Work instructions: Return exactly the lines that run from the one with "Find the argument of $z = -10 - 10i$" to the last line of the entries below, both included, and nothing else.
◇ ◇ ◇ ◇ ◇
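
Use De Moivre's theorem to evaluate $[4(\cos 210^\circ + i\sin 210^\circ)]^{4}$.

By De Moivre: z^n = r^n(cos(nθ) + i sin(nθ))
= 4^4(cos(4*210°) + i sin(4*210°))
= 256(cos 120° + i sin 120°)
= -128 + 128*sqrt(3)i


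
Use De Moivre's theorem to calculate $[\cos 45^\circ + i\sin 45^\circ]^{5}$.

By De Moivre: z^n = r^n(cos(nθ) + i sin(nθ))
= 1^5(cos(5*45°) + i sin(5*45°))
= 1(cos 225° + i sin 225°)
= -sqrt(2)/2 - (sqrt(2)/2)i


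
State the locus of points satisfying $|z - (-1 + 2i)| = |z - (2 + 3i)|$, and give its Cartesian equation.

|z - z1| = |z - z2| means z is equidistant from z1 and z2,
i.e. the perpendicular bisector of the segment from (-1, 2) to (2, 3) (midpoint (1/2, 5/2)).
With z = x + yi, square both sides:
(x - (-1))^2 + (y - 2)^2 = (x - 2)^2 + (y - 3)^2
The x^2 and y^2 terms cancel: 6x + 2y = 13 - 5 = 8
Simplify: 3x + y = 4
Locus: Perpendicular bisector of the segment from (-1, 2) to (2, 3): the line 3x + y = 4


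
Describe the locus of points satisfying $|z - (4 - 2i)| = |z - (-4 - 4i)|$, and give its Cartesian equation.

|z - z1| = |z - z2| means z is equidistant from z1 and z2,
i.e. the perpendicular bisector of the segment from (4, -2) to (-4, -4) (midpoint (0, -3)).
With z = x + yi, square both sides:
(x - 4)^2 + (y - (-2))^2 = (x - (-4))^2 + (y - (-4))^2
The x^2 and y^2 terms cancel: -16x + (-4)y = 32 - 20 = 12
Simplify: 4x + y = -3
Locus: Perpendicular bisector of the segment from (4, -2) to (-4, -4): the line 4x + y = -3


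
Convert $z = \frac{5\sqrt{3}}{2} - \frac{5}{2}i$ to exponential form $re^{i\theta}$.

r = |z| = sqrt((5*sqrt(3)/2)^2 + (-5/2)^2) = sqrt(75/4 + 25/4) = sqrt(25) = 5
θ = arctan(b/a) = arctan(-2.5/4.3301) (quadrant-adjusted) = -30° = -π/6
z = 5e^(-i*π/6)


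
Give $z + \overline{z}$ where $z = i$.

z + conjugate(z) = (a + bi) + (a - bi) = 2a
= 2 * 0 = 0


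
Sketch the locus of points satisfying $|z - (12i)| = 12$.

|z - z0| = r describes a circle centered at z0 with radius r
Here z0 = 12i and r = 12
Locus: Circle centered at (0, 12) with radius 12


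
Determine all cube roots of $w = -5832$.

|w| = 5832, arg(w) = 180°
Root modulus = 5832^(1/3) = 18
Root arguments: θ_k = (180° + 360°k)/3 for k = 0, 1, ..., 2
Roots: 9 + 9*sqrt(3)i, -18, 9 - 9*sqrt(3)i


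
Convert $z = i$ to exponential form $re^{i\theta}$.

r = |z| = sqrt((0)^2 + (1)^2) = sqrt(0 + 1) = sqrt(1) = 1
a = 0 and b > 0, so z lies on the positive imaginary axis: θ = 90° = π/2
z = 1e^(i*π/2)


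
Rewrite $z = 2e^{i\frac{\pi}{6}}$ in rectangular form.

a = r cos θ = 2 * sqrt(3)/2 = sqrt(3)
b = r sin θ = 2 * 1/2 = 1
z = sqrt(3) + i


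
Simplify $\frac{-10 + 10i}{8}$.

Divisor is real, so divide each part by 8:
= -5/4 + (5/4)i


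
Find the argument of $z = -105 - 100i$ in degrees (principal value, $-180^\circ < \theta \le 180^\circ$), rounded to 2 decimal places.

θ = arctan(b/a) = arctan(-100/-105) (quadrant-adjusted) = -136.40°


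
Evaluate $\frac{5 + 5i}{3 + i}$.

Multiply numerator and denominator by conjugate (3 - i):
= (5 + 5i)(3 - i) / (3^2 + 1^2)
= (20 + 10i) / 10
= 2 + i


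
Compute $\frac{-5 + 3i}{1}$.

Divisor is real, so divide each part by 1:
= -5 + 3i


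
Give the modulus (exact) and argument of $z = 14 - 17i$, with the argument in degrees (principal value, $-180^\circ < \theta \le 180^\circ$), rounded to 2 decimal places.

|z| = sqrt(14^2 + (-17)^2) = sqrt(485)
arg(z) = arctan(b/a) = arctan(-17/14) (quadrant-adjusted) = -50.53°


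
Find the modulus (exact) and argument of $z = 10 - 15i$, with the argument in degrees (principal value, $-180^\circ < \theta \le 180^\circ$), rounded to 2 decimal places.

|z| = sqrt(10^2 + (-15)^2) = sqrt(325)
arg(z) = arctan(b/a) = arctan(-15/10) (quadrant-adjusted) = -56.31°


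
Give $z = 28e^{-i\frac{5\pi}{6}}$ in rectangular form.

a = r cos θ = 28 * -sqrt(3)/2 = -14*sqrt(3)
b = r sin θ = 28 * -1/2 = -14
z = -14*sqrt(3) - 14i


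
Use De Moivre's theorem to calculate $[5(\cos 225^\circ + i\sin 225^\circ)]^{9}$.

By De Moivre: z^n = r^n(cos(nθ) + i sin(nθ))
= 5^9(cos(9*225°) + i sin(9*225°))
= 1953125(cos 225° + i sin 225°)
= -1953125*sqrt(2)/2 - (1953125*sqrt(2)/2)i


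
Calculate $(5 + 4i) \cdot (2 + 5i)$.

(a1*a2 - b1*b2) + (a1*b2 + b1*a2)i
= (10 - 20) + (25 + 8)i
= -10 + 33i


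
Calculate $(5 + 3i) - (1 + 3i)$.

(5 - 1) + (3 - 3)i = 4


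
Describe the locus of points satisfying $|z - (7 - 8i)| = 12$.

|z - z0| = r describes a circle centered at z0 with radius r
Here z0 = 7 - 8i and r = 12
Locus: Circle centered at (7, -8) with radius 12


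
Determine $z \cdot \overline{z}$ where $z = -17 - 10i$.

z * conjugate(z) = |z|^2 = a^2 + b^2
= (-17)^2 + (-10)^2 = 389


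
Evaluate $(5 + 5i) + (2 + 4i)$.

(5 + 2) + (5 + 4)i = 7 + 9i


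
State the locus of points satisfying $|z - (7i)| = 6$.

|z - z0| = r describes a circle centered at z0 with radius r
Here z0 = 7i and r = 6
Locus: Circle centered at (0, 7) with radius 6


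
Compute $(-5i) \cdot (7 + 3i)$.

(a1*a2 - b1*b2) + (a1*b2 + b1*a2)i
= (0 - (-15)) + (0 + (-35))i
= 15 - 35i


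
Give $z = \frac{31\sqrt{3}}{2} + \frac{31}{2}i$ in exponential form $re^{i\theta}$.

r = |z| = sqrt((31*sqrt(3)/2)^2 + (31/2)^2) = sqrt(2883/4 + 961/4) = sqrt(961) = 31
θ = arctan(b/a) = arctan(15.5/26.8468) (quadrant-adjusted) = 30° = π/6
z = 31e^(i*π/6)


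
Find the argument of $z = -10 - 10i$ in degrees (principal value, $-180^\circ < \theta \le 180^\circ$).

θ = arctan(b/a) = arctan(-10/-10) (quadrant-adjusted) = -135°


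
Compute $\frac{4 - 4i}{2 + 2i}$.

Multiply numerator and denominator by conjugate (2 - 2i):
= (4 - 4i)(2 - 2i) / (2^2 + 2^2)
= (-16i) / 8
= -2i


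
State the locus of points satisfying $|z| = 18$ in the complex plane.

|z| = 18 means sqrt(x^2 + y^2) = 18
This is a circle of radius 18 centered at the origin


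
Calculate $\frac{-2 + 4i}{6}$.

Divisor is real, so divide each part by 6:
= -1/3 + (2/3)i


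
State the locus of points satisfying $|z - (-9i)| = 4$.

|z - z0| = r describes a circle centered at z0 with radius r
Here z0 = -9i and r = 4
Locus: Circle centered at (0, -9) with radius 4


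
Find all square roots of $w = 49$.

|w| = 49, arg(w) = 0°
Root modulus = 49^(1/2) = 7
Root arguments: θ_k = (0° + 360°k)/2 for k = 0, 1, ..., 1
Roots: 7, -7


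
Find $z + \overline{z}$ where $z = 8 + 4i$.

z + conjugate(z) = (a + bi) + (a - bi) = 2a
= 2 * 8 = 16


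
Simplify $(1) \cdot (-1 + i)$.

(a1*a2 - b1*b2) + (a1*b2 + b1*a2)i
= (-1 - 0) + (1 + 0)i
= -1 + i


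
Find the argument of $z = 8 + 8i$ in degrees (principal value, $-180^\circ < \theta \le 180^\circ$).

θ = arctan(b/a) = arctan(8/8) (quadrant-adjusted) = 45°


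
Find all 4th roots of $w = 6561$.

|w| = 6561, arg(w) = 0°
Root modulus = 6561^(1/4) = 9
Root arguments: θ_k = (0° + 360°k)/4 for k = 0, 1, ..., 3
Roots: 9, 9i, -9, -9i


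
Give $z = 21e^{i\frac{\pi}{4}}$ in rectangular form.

a = r cos θ = 21 * sqrt(2)/2 = 21*sqrt(2)/2
b = r sin θ = 21 * sqrt(2)/2 = 21*sqrt(2)/2
z = 21*sqrt(2)/2 + (21*sqrt(2)/2)i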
◇ ◇ ◇ ◇ ◇
Solution to this exercise:
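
Find the argument of $z = -10 - 10i$ in degrees (principal value, $-180^\circ < \theta \le 180^\circ$).

θ = arctan(b/a) = arctan(-10/-10) (quadrant-adjusted) = -135°


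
Compute $\frac{4 - 4i}{2 + 2i}$.

Multiply numerator and denominator by conjugate (2 - 2i):
= (4 - 4i)(2 - 2i) / (2^2 + 2^2)
= (-16i) / 8
= -2i


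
State the locus of points satisfying $|z| = 18$ in the complex plane.

|z| = 18 means sqrt(x^2 + y^2) = 18
This is a circle of radius 18 centered at the origin


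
Calculate $\frac{-2 + 4i}{6}$.

Divisor is real, so divide each part by 6:
= -1/3 + (2/3)i


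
State the locus of points satisfying $|z - (-9i)| = 4$.

|z - z0| = r describes a circle centered at z0 with radius r
Here z0 = -9i and r = 4
Locus: Circle centered at (0, -9) with radius 4


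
Find all square roots of $w = 49$.

|w| = 49, arg(w) = 0°
Root modulus = 49^(1/2) = 7
Root arguments: θ_k = (0° + 360°k)/2 for k = 0, 1, ..., 1
Roots: 7, -7


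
Find $z + \overline{z}$ where $z = 8 + 4i$.

z + conjugate(z) = (a + bi) + (a - bi) = 2a
= 2 * 8 = 16


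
Simplify $(1) \cdot (-1 + i)$.

(a1*a2 - b1*b2) + (a1*b2 + b1*a2)i
= (-1 - 0) + (1 + 0)i
= -1 + i


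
Find the argument of $z = 8 + 8i$ in degrees (principal value, $-180^\circ < \theta \le 180^\circ$).

θ = arctan(b/a) = arctan(8/8) (quadrant-adjusted) = 45°


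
Find all 4th roots of $w = 6561$.

|w| = 6561, arg(w) = 0°
Root modulus = 6561^(1/4) = 9
Root arguments: θ_k = (0° + 360°k)/4 for k = 0, 1, ..., 3
Roots: 9, 9i, -9, -9i


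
Give $z = 21e^{i\frac{\pi}{4}}$ in rectangular form.

a = r cos θ = 21 * sqrt(2)/2 = 21*sqrt(2)/2
b = r sin θ = 21 * sqrt(2)/2 = 21*sqrt(2)/2
z = 21*sqrt(2)/2 + (21*sqrt(2)/2)i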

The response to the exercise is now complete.